Record excerpts:
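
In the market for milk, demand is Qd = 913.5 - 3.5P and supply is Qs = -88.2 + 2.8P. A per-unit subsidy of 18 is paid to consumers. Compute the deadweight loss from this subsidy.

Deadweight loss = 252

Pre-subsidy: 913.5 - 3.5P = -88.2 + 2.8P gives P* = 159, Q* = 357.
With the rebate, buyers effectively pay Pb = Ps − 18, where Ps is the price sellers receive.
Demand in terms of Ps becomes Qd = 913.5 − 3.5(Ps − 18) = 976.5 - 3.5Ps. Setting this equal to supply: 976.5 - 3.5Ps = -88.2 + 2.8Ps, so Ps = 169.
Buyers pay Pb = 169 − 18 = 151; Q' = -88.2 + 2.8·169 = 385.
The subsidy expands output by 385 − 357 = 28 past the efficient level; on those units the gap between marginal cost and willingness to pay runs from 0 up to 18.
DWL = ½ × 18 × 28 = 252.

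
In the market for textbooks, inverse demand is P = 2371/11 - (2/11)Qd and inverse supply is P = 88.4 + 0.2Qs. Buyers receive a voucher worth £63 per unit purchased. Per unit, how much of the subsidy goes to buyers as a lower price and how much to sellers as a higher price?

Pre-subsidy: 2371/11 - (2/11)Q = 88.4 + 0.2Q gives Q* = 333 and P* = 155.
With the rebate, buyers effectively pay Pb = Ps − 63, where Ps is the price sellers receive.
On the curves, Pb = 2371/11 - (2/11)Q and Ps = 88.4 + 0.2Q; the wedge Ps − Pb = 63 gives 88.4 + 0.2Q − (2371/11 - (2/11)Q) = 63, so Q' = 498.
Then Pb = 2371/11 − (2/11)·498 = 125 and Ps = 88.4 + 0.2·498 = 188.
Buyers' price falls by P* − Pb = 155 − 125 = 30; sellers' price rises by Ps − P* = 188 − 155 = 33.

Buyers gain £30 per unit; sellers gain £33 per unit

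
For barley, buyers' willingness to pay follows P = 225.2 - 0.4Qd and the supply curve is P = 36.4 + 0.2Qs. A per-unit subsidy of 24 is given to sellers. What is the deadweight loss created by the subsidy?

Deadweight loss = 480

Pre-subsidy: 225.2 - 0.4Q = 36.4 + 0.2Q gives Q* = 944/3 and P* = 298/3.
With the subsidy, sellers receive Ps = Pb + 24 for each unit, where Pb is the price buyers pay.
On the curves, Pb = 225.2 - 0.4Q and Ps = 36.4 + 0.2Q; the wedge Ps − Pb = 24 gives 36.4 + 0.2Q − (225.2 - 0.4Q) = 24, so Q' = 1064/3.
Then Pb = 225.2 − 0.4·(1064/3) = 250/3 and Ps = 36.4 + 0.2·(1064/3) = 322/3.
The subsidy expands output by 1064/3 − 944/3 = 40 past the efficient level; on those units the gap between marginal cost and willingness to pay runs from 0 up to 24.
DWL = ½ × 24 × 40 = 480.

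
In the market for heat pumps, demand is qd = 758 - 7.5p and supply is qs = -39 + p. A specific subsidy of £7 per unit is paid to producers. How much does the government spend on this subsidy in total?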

...

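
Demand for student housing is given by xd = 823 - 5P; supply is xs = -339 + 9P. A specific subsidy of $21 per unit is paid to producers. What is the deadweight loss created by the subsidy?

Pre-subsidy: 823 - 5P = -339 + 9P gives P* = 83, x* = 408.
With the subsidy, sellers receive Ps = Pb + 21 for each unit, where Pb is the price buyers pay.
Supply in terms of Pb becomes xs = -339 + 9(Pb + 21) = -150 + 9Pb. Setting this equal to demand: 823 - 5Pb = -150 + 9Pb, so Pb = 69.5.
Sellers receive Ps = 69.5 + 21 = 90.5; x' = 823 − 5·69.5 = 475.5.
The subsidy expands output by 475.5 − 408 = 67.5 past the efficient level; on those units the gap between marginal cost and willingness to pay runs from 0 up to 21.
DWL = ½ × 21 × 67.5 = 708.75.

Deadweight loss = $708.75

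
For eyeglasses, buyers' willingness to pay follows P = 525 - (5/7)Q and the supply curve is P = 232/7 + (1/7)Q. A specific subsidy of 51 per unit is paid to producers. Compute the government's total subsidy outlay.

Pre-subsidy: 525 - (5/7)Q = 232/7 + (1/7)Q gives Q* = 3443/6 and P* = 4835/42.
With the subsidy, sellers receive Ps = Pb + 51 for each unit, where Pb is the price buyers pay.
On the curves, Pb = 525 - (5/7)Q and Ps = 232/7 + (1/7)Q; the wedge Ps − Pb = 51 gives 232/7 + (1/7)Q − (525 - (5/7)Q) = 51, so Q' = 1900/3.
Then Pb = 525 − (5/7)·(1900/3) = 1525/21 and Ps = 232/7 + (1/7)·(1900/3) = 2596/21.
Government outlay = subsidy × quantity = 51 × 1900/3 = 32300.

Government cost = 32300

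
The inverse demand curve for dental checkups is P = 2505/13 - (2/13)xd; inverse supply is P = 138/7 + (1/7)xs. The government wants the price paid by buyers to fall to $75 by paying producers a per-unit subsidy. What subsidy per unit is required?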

Task: The exact lines of the material above starting at the one that contains "For eyeglasses, buyers'" and ending at the one that contains "The inverse demand" are what to retype; leave out everything else.

Solution to the problem:
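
For eyeglasses, buyers' willingness to pay follows P = 525 - (5/7)Q and the supply curve is P = 232/7 + (1/7)Q. A specific subsidy of 51 per unit is paid to producers. Compute the government's total subsidy outlay.

Pre-subsidy: 525 - (5/7)Q = 232/7 + (1/7)Q gives Q* = 3443/6 and P* = 4835/42.
With the subsidy, sellers receive Ps = Pb + 51 for each unit, where Pb is the price buyers pay.
On the curves, Pb = 525 - (5/7)Q and Ps = 232/7 + (1/7)Q; the wedge Ps − Pb = 51 gives 232/7 + (1/7)Q − (525 - (5/7)Q) = 51, so Q' = 1900/3.
Then Pb = 525 − (5/7)·(1900/3) = 1525/21 and Ps = 232/7 + (1/7)·(1900/3) = 2596/21.
Government outlay = subsidy × quantity = 51 × 1900/3 = 32300.

Government cost = 32300

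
The inverse demand curve for dental checkups is P = 2505/13 - (2/13)xd; inverse supply is P = 138/7 + (1/7)xs. The government wants the price paid by buyers to fall to $75 by paying producers a per-unit subsidy. What subsidy per unit is required?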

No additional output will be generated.